Work instruction: Each line in the records that mentions the word "isolate" needs to be listed.

Information shown:
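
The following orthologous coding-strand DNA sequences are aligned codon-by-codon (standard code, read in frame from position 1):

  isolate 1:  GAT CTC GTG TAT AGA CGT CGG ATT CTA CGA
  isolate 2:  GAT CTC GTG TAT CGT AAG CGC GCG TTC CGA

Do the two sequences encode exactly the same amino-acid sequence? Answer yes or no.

Codon 1: GAT Asp / GAT Asp — identical.
Codon 2: CTC Leu / CTC Leu — identical.
Codon 3: GTG Val / GTG Val — identical.
Codon 4: TAT Tyr / TAT Tyr — identical.
Codon 5: AGA Arg / CGT Arg — synonymous.
Codon 6: CGT Arg / AAG Lys — nonsynonymous.
Codon 7: CGG Arg / CGC Arg — synonymous.
Codon 8: ATT Ile / GCG Ala — nonsynonymous.
Codon 9: CTA Leu / TTC Phe — nonsynonymous.
Codon 10: CGA Arg / CGA Arg — identical.
Nonsynonymous differences: 3 → different protein.

no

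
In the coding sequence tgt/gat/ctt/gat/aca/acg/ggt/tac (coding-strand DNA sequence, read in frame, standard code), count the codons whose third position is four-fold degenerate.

Codon 1 TGT (Cys): third position 2-fold.
Codon 2 GAT (Asp): third position 2-fold.
Codon 3 CTT (Leu): third position 4-fold.
Codon 4 GAT (Asp): third position 2-fold.
Codon 5 ACA (Thr): third position 4-fold.
Codon 6 ACG (Thr): third position 4-fold.
Codon 7 GGT (Gly): third position 4-fold.
Codon 8 TAC (Tyr): third position 2-fold.
Four-fold degenerate third positions: 4.

4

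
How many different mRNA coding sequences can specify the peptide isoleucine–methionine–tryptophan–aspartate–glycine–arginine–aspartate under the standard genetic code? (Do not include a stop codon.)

Ile: 3 codons.
Met: 1 codon.
Trp: 1 codon.
Asp: 2 codons.
Gly: 4 codons.
Arg: 6 codons.
Asp: 2 codons.
3 × 1 × 1 × 2 × 4 × 6 × 2 = 288.

288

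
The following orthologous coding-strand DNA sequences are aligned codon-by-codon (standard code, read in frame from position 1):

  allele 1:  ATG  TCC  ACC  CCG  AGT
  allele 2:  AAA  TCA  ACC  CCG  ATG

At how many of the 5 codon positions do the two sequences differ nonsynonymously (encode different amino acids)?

2

Codon 1: ATG Met / AAA Lys — nonsynonymous.
Codon 2: TCC Ser / TCA Ser — synonymous.
Codon 3: ACC Thr / ACC Thr — identical.
Codon 4: CCG Pro / CCG Pro — identical.
Codon 5: AGT Ser / ATG Met — nonsynonymous.
Nonsynonymous differences: 2.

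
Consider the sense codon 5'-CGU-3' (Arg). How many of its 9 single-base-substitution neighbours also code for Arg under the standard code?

3

Position 1: none → 0 synonymous.
Position 2: none → 0 synonymous.
Position 3: CGC, CGA, CGG → 3 synonymous.
Total: 0 + 0 + 3 = 3.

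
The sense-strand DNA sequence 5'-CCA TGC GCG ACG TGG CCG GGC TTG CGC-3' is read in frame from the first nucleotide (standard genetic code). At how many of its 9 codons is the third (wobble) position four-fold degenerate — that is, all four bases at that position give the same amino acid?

Codon 1 CCA (Pro): third position 4-fold.
Codon 2 TGC (Cys): third position 2-fold.
Codon 3 GCG (Ala): third position 4-fold.
Codon 4 ACG (Thr): third position 4-fold.
Codon 5 TGG (Trp): third position 1-fold.
Codon 6 CCG (Pro): third position 4-fold.
Codon 7 GGC (Gly): third position 4-fold.
Codon 8 TTG (Leu): third position 2-fold.
Codon 9 CGC (Arg): third position 4-fold.
Four-fold degenerate third positions: 6.

6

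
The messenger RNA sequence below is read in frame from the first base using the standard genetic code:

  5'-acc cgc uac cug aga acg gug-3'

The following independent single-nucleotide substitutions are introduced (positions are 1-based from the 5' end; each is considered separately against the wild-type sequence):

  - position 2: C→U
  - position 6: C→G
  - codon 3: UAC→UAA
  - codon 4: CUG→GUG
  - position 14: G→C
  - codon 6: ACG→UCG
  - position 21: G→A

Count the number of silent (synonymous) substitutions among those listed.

Codon 1: ACC (Thr) → AUC (Ile) — missense.
Codon 2: CGC (Arg) → CGG (Arg) — synonymous.
Codon 3: UAC (Tyr) → UAA (Stop) — nonsense.
Codon 4: CUG (Leu) → GUG (Val) — missense.
Codon 5: AGA (Arg) → ACA (Thr) — missense.
Codon 6: ACG (Thr) → UCG (Ser) — missense.
Codon 7: GUG (Val) → GUA (Val) — synonymous.
Synonymous: 2 of 7.

2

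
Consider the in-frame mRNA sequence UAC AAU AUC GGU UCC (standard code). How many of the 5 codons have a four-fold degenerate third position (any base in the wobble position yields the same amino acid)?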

Answer to this exercise:
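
  isolate 1:  GAT CTC GTG TAT AGA CGT CGG ATT CTA CGA
  isolate 2:  GAT CTC GTG TAT CGT AAG CGC GCG TTC CGA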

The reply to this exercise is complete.